Find the string "inner" in the data, and copy out each line that has it.

Stored items
--

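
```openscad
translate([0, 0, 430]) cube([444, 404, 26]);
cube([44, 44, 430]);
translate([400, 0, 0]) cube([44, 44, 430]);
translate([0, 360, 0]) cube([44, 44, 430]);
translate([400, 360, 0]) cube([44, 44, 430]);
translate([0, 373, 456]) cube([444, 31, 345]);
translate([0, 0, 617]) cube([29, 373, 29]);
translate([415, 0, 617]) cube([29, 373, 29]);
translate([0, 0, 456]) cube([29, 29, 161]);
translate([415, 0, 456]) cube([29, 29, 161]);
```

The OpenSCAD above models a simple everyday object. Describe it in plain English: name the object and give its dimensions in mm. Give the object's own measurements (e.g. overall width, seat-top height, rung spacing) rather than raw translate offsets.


A chair. The seat is a 444×404×26 mm slab with its top at z = 456 mm, on four 44×44 mm corner legs (flush with the seat edges, standing on z = 0). A flat backrest 31 mm thick, 345 mm tall, spans the full seat width and rises from the seat top along its +y edge, rear face flush with the rear of the seat. Two armrests of 29×29 mm section run along each side from the seat's front edge to the front of the backrest, top faces 190 mm above the seat top and outer faces flush with the seat's x-edges; a 29×29 mm post under the front of each armrest stands on the seat at the front corner.


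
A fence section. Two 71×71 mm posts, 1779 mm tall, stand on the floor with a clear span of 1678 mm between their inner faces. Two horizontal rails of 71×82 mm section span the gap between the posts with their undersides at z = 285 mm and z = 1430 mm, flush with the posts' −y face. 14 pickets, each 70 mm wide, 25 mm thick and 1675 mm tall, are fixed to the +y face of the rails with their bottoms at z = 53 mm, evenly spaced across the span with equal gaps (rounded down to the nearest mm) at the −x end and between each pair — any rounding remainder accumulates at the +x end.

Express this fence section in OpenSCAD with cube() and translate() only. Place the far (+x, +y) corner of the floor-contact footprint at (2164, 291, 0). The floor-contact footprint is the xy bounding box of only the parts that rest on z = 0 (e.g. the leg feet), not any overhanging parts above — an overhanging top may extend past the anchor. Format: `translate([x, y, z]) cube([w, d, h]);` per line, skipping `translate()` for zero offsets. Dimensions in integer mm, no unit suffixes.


translate([344, 220, 0]) cube([71, 71, 1779]);
translate([2093, 220, 0]) cube([71, 71, 1779]);
translate([415, 220, 285]) cube([1678, 71, 82]);
translate([415, 220, 1430]) cube([1678, 71, 82]);
translate([461, 291, 53]) cube([70, 25, 1675]);
translate([577, 291, 53]) cube([70, 25, 1675]);
translate([693, 291, 53]) cube([70, 25, 1675]);
translate([809, 291, 53]) cube([70, 25, 1675]);
translate([925, 291, 53]) cube([70, 25, 1675]);
translate([1041, 291, 53]) cube([70, 25, 1675]);
translate([1157, 291, 53]) cube([70, 25, 1675]);
translate([1273, 291, 53]) cube([70, 25, 1675]);
translate([1389, 291, 53]) cube([70, 25, 1675]);
translate([1505, 291, 53]) cube([70, 25, 1675]);
translate([1621, 291, 53]) cube([70, 25, 1675]);
translate([1737, 291, 53]) cube([70, 25, 1675]);
translate([1853, 291, 53]) cube([70, 25, 1675]);
translate([1969, 291, 53]) cube([70, 25, 1675]);


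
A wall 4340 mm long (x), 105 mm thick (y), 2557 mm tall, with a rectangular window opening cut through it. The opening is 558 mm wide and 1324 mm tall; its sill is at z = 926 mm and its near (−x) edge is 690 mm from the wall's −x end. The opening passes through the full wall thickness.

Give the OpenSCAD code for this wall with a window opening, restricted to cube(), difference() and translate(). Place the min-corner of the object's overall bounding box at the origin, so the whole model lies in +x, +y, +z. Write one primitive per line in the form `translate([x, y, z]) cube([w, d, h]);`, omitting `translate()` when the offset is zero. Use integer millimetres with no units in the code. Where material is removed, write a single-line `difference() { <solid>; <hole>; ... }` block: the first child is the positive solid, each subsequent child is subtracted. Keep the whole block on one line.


difference() { cube([4340, 105, 2557]); translate([690, 0, 926]) cube([558, 105, 1324]); }


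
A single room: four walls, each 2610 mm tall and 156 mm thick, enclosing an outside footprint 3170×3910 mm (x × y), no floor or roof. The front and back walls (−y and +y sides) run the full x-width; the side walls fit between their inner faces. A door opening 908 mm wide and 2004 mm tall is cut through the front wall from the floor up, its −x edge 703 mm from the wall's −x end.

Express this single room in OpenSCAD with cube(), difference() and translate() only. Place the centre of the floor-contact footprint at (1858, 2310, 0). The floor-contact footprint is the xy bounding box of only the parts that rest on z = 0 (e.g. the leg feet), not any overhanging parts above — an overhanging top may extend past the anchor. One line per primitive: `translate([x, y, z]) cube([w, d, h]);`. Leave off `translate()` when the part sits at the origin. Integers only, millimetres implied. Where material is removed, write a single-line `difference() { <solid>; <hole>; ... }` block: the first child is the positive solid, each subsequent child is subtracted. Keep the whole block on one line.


difference() { translate([273, 355, 0]) cube([3170, 156, 2610]); translate([976, 355, 0]) cube([908, 156, 2004]); }
translate([273, 4109, 0]) cube([3170, 156, 2610]);
translate([273, 511, 0]) cube([156, 3598, 2610]);
translate([3287, 511, 0]) cube([156, 3598, 2610]);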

--

▶ The completed task
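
A fence section. Two 71×71 mm posts, 1779 mm tall, stand on the floor with a clear span of 1678 mm between their inner faces. Two horizontal rails of 71×82 mm section span the gap between the posts with their undersides at z = 285 mm and z = 1430 mm, flush with the posts' −y face. 14 pickets, each 70 mm wide, 25 mm thick and 1675 mm tall, are fixed to the +y face of the rails with their bottoms at z = 53 mm, evenly spaced across the span with equal gaps (rounded down to the nearest mm) at the −x end and between each pair — any rounding remainder accumulates at the +x end.
A single room: four walls, each 2610 mm tall and 156 mm thick, enclosing an outside footprint 3170×3910 mm (x × y), no floor or roof. The front and back walls (−y and +y sides) run the full x-width; the side walls fit between their inner faces. A door opening 908 mm wide and 2004 mm tall is cut through the front wall from the floor up, its −x edge 703 mm from the wall's −x end.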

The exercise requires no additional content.